Activity =
Count the lines in the records below that contain the word "Valencia", and give that figure alone.

Records for processing =
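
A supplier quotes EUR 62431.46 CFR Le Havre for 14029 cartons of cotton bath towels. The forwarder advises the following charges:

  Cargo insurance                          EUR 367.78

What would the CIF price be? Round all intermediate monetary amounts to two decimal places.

From CFR to CIF, the seller additionally bears: insurance.
CIF price = 62431.46 + 367.78 = 62799.24

CIF price: EUR 62799.24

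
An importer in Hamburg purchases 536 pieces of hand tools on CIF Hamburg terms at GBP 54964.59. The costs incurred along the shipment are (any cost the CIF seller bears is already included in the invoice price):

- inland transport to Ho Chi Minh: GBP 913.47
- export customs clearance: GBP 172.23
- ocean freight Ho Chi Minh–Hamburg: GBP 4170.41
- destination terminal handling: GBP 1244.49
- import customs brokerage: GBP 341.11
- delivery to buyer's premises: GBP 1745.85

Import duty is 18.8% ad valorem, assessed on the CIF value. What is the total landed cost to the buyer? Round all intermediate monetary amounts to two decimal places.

Total landed cost: GBP 68629.38

CIF: the seller pays costs through ocean freight and marine insurance to the destination port.
Already in the invoice (seller's account under CIF): inland to port, export clearance, freight — exclude.
The CIF price already equals the CIF value: 54964.59
Import duty = 54964.59 × 18.8% = 10333.34
Buyer bears: destination terminal 1244.49 + brokerage 341.11 + delivery 1745.85 + duty 10333.34 = 13664.79
Landed cost = invoice 54964.59 + 13664.79 = 68629.38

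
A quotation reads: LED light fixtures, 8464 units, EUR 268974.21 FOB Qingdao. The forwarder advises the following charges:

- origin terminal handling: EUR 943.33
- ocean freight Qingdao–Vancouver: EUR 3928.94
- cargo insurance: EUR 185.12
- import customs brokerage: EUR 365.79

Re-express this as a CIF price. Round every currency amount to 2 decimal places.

Not relevant to the conversion: origin terminal — on the seller under both FOB and CIF; already in the FOB price and stays in the CIF price. brokerage — on the buyer under both terms; not part of either seller's price.
From FOB to CIF, the seller additionally bears: freight, insurance.
CIF price = 268974.21 + 3928.94 + 185.12 = 273088.27

CIF price: EUR 273088.27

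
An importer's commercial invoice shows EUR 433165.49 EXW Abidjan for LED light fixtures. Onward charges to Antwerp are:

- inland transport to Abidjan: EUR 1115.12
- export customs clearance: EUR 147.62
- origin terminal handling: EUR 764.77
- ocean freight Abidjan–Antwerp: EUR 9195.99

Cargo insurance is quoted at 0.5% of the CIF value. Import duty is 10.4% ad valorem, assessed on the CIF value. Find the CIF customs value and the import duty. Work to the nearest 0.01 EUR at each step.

Let C be the CIF value. C = EXW price + pre-shipment costs + freight + 0.5% × C
C − 0.5% × C = 433165.49 + 1115.12 + 147.62 + 764.77 + 9195.99
0.995 × C = 444388.99
C = 444388.99 / 0.995 = 446622.10
Insurance premium = 0.5% × 446622.10 = 2233.11
Import duty = 446622.10 × 10.4% = 46448.70

CIF value: EUR 446622.10; import duty: EUR 46448.70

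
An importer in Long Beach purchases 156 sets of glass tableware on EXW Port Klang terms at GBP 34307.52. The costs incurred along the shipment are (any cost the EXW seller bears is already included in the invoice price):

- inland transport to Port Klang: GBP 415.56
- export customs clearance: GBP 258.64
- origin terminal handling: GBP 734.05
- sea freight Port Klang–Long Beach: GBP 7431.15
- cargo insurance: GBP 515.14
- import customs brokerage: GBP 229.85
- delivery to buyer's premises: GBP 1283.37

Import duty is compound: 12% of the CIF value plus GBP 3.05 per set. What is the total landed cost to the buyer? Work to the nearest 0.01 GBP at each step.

EXW: the seller makes goods available at their premises; the buyer bears all onward costs.
CIF value = EXW price + inland to port + export clearance + origin terminal + freight + insurance = 34307.52 + 415.56 + 258.64 + 734.05 + 7431.15 + 515.14 = 43662.06
Ad valorem component: 43662.06 × 12% = 5239.45
Specific component: 156 × 3.05 = 475.80
Import duty = 5239.45 + 475.80 = 5715.25
Buyer bears: inland to port 415.56 + export clearance 258.64 + origin terminal 734.05 + freight 7431.15 + insurance 515.14 + brokerage 229.85 + delivery 1283.37 + duty 5715.25 = 16583.01
Landed cost = invoice 34307.52 + 16583.01 = 50890.53

Total landed cost: GBP 50890.53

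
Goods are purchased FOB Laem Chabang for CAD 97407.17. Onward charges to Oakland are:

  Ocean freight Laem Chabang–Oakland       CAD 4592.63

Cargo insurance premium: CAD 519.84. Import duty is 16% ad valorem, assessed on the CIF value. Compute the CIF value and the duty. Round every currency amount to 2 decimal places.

CIF value: CAD 102519.64; import duty: CAD 16403.14

CIF = FOB price + freight + insurance
CIF = 97407.17 + 4592.63 + 519.84 = 102519.64
Import duty = 102519.64 × 16% = 16403.14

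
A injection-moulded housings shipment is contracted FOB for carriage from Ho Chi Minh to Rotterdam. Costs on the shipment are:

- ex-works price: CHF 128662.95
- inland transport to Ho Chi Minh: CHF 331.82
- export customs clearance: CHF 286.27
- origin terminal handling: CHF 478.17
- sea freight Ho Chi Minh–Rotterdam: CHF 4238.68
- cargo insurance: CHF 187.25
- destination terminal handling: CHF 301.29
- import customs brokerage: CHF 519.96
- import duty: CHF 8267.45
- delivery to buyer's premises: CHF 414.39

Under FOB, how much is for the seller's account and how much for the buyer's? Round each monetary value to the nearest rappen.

Seller: CHF 129759.21; buyer: CHF 13929.02

FOB: the seller bears costs until goods are on board at the origin port; the buyer bears freight, insurance and all costs thereafter.
Seller's account: goods 128662.95 + inland to port 331.82 + export clearance 286.27 + origin terminal 478.17 = 129759.21
Buyer's account: freight 4238.68 + insurance 187.25 + destination terminal 301.29 + brokerage 519.96 + duty 8267.45 + delivery 414.39 = 13929.02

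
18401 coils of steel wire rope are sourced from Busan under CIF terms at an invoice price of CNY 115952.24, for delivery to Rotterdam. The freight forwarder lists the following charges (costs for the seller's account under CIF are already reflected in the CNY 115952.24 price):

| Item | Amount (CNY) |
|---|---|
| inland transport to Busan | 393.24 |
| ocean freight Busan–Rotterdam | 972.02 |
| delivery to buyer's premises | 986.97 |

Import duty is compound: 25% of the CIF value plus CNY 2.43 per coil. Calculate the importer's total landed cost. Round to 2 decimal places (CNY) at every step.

CIF: the seller pays costs through ocean freight and marine insurance to the destination port.
Already in the invoice (seller's account under CIF): inland to port, freight — exclude.
The CIF price already equals the CIF value: 115952.24
Ad valorem component: 115952.24 × 25% = 28988.06
Specific component: 18401 × 2.43 = 44714.43
Import duty = 28988.06 + 44714.43 = 73702.49
Buyer bears: delivery 986.97 + duty 73702.49 = 74689.46
Landed cost = invoice 115952.24 + 74689.46 = 190641.70

Total landed cost: CNY 190641.70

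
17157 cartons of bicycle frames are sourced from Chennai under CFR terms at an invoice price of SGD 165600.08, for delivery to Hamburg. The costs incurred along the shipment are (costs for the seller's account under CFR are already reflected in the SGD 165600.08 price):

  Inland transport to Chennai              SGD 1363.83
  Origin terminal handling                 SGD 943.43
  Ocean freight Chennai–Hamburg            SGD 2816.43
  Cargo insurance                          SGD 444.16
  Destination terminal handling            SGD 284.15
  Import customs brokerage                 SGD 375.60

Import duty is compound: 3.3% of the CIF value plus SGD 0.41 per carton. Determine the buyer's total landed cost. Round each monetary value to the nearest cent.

Total landed cost: SGD 179217.82

CFR: the seller pays costs through ocean freight to the destination port, but not insurance.
Already in the invoice (seller's account under CFR): inland to port, origin terminal, freight — exclude.
CIF value = CFR price + insurance = 165600.08 + 444.16 = 166044.24
Ad valorem component: 166044.24 × 3.3% = 5479.46
Specific component: 17157 × 0.41 = 7034.37
Import duty = 5479.46 + 7034.37 = 12513.83
Buyer bears: insurance 444.16 + destination terminal 284.15 + brokerage 375.60 + duty 12513.83 = 13617.74
Landed cost = invoice 165600.08 + 13617.74 = 179217.82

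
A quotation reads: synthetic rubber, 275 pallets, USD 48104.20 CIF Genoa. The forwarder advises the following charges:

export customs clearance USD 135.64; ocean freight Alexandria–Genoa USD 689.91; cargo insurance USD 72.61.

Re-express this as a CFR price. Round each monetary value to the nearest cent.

Not relevant to the conversion: freight, export clearance — on the seller under both CIF and CFR; already in the CIF price and stays in the CFR price.
From CIF to CFR, the seller no longer bears: insurance.
CFR price = 48104.20 − 72.61 = 48031.59

CFR price: USD 48031.59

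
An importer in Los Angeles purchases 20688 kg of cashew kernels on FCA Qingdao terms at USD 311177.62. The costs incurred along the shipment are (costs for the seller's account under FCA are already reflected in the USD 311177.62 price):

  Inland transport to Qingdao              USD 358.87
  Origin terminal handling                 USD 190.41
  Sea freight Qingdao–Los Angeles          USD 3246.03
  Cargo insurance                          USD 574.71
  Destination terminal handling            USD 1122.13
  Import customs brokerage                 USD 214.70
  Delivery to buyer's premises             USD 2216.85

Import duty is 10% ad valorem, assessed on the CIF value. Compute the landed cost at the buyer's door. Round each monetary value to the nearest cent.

FCA: the seller delivers export-cleared goods to the carrier; the buyer bears costs from that point.
Already in the invoice (seller's account under FCA): inland to port — exclude.
CIF value = FCA price + origin terminal + freight + insurance = 311177.62 + 190.41 + 3246.03 + 574.71 = 315188.77
Import duty = 315188.77 × 10% = 31518.88
Buyer bears: origin terminal 190.41 + freight 3246.03 + insurance 574.71 + destination terminal 1122.13 + brokerage 214.70 + delivery 2216.85 + duty 31518.88 = 39083.71
Landed cost = invoice 311177.62 + 39083.71 = 350261.33

Total landed cost: USD 350261.33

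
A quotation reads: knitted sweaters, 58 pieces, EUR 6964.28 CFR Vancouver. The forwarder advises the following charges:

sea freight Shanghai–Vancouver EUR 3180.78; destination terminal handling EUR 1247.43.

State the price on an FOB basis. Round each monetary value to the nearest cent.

Not relevant to the conversion: destination terminal — on the buyer under both terms; not part of either seller's price.
From CFR to FOB, the seller no longer bears: freight.
FOB price = 6964.28 − 3180.78 = 3783.50

FOB price: EUR 3783.50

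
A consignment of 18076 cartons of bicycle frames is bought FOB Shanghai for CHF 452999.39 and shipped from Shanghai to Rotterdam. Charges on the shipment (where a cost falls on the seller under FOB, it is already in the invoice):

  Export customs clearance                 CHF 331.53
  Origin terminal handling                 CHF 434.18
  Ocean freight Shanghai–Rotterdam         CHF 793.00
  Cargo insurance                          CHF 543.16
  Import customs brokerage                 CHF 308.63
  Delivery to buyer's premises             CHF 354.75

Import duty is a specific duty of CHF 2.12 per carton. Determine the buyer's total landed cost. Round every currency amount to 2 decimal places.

Total landed cost: CHF 493320.05

FOB: the seller bears costs until goods are on board at the origin port; the buyer bears freight, insurance and all costs thereafter.
Already in the invoice (seller's account under FOB): export clearance, origin terminal — exclude.
CIF value = FOB price + freight + insurance = 452999.39 + 793.00 + 543.16 = 454335.55
Import duty = 18076 × 2.12 = 38321.12
Buyer bears: freight 793.00 + insurance 543.16 + brokerage 308.63 + delivery 354.75 + duty 38321.12 = 40320.66
Landed cost = invoice 452999.39 + 40320.66 = 493320.05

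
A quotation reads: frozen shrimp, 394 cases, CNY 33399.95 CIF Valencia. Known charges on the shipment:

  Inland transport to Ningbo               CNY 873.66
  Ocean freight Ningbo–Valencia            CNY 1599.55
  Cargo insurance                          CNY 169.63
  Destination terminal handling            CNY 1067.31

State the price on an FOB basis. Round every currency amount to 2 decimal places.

FOB price: CNY 31630.77

Not relevant to the conversion: inland to port — on the seller under both CIF and FOB; already in the CIF price and stays in the FOB price. destination terminal — on the buyer under both terms; not part of either seller's price.
From CIF to FOB, the seller no longer bears: freight, insurance.
FOB price = 33399.95 − 1599.55 − 169.63 = 31630.77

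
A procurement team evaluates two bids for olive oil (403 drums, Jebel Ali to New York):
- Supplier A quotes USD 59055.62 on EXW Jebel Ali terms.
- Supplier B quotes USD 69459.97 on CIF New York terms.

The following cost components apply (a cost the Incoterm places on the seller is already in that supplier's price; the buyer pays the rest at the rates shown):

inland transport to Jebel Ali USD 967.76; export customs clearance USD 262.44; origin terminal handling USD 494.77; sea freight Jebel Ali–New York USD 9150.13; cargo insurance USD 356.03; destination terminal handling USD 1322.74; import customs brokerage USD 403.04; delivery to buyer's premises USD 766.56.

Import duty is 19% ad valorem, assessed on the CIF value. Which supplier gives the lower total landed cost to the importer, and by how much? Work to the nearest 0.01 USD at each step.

Supplier B is cheaper by USD 983.87

Supplier A (EXW):
CIF value = EXW price + inland to port + export clearance + origin terminal + freight + insurance = 59055.62 + 967.76 + 262.44 + 494.77 + 9150.13 + 356.03 = 70286.75
Import duty = 70286.75 × 19% = 13354.48
Buyer bears (A): 967.76 + 262.44 + 494.77 + 9150.13 + 356.03 + 1322.74 + 403.04 + 766.56 = 13723.47
Landed cost (A) = invoice 59055.62 + 13723.47 + duty 13354.48 = 86133.57
Supplier B (CIF):
The CIF price already equals the CIF value: 69459.97
Import duty = 69459.97 × 19% = 13197.39
Buyer bears (B): 1322.74 + 403.04 + 766.56 = 2492.34
Landed cost (B) = invoice 69459.97 + 2492.34 + duty 13197.39 = 85149.70
Difference = |86133.57 − 85149.70| = 983.87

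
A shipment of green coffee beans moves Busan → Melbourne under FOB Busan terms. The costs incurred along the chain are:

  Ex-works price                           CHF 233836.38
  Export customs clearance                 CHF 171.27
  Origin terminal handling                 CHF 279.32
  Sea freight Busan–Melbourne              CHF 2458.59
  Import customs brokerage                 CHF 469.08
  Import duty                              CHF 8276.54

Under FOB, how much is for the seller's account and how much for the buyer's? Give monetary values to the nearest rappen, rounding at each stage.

Seller: CHF 234286.97; buyer: CHF 11204.21

FOB: the seller bears costs until goods are on board at the origin port; the buyer bears freight, insurance and all costs thereafter.
Seller's account: goods 233836.38 + export clearance 171.27 + origin terminal 279.32 = 234286.97
Buyer's account: freight 2458.59 + brokerage 469.08 + duty 8276.54 = 11204.21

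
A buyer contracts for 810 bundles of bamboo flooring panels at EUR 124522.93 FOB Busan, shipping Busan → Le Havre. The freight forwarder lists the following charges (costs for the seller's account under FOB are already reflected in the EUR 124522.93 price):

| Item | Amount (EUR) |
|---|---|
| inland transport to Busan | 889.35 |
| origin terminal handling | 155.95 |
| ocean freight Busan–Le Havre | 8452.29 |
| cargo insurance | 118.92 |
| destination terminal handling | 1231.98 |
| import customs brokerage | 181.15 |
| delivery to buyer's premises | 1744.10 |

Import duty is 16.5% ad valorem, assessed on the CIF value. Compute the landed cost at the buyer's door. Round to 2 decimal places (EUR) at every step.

FOB: the seller bears costs until goods are on board at the origin port; the buyer bears freight, insurance and all costs thereafter.
Already in the invoice (seller's account under FOB): inland to port, origin terminal — exclude.
CIF value = FOB price + freight + insurance = 124522.93 + 8452.29 + 118.92 = 133094.14
Import duty = 133094.14 × 16.5% = 21960.53
Buyer bears: freight 8452.29 + insurance 118.92 + destination terminal 1231.98 + brokerage 181.15 + delivery 1744.10 + duty 21960.53 = 33688.97
Landed cost = invoice 124522.93 + 33688.97 = 158211.90

Total landed cost: EUR 158211.90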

Result =
2